**Assigned task**: Which of the lines in the data mention the string "with"? List them all.

**Records shown**:
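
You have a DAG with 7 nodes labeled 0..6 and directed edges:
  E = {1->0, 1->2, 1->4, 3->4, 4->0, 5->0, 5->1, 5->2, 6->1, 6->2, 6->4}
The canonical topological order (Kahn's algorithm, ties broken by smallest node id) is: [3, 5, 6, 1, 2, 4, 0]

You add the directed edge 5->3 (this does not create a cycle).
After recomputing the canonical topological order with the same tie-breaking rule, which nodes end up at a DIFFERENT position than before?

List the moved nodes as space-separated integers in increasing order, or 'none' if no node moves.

Old toposort: [3, 5, 6, 1, 2, 4, 0]
Added edge 5->3
Recompute Kahn (smallest-id tiebreak):
  initial in-degrees: [3, 2, 3, 1, 3, 0, 0]
  ready (indeg=0): [5, 6]
  pop 5: indeg[0]->2; indeg[1]->1; indeg[2]->2; indeg[3]->0 | ready=[3, 6] | order so far=[5]
  pop 3: indeg[4]->2 | ready=[6] | order so far=[5, 3]
  pop 6: indeg[1]->0; indeg[2]->1; indeg[4]->1 | ready=[1] | order so far=[5, 3, 6]
  pop 1: indeg[0]->1; indeg[2]->0; indeg[4]->0 | ready=[2, 4] | order so far=[5, 3, 6, 1]
  pop 2: no out-edges | ready=[4] | order so far=[5, 3, 6, 1, 2]
  pop 4: indeg[0]->0 | ready=[0] | order so far=[5, 3, 6, 1, 2, 4]
  pop 0: no out-edges | ready=[] | order so far=[5, 3, 6, 1, 2, 4, 0]
New canonical toposort: [5, 3, 6, 1, 2, 4, 0]
Compare positions:
  Node 0: index 6 -> 6 (same)
  Node 1: index 3 -> 3 (same)
  Node 2: index 4 -> 4 (same)
  Node 3: index 0 -> 1 (moved)
  Node 4: index 5 -> 5 (same)
  Node 5: index 1 -> 0 (moved)
  Node 6: index 2 -> 2 (same)
Nodes that changed position: 3 5

Answer: 3 5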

**Result for this exercise**:
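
You have a DAG with 7 nodes labeled 0..6 and directed edges:
After recomputing the canonical topological order with the same tie-breaking rule, which nodes end up at a DIFFERENT position than before?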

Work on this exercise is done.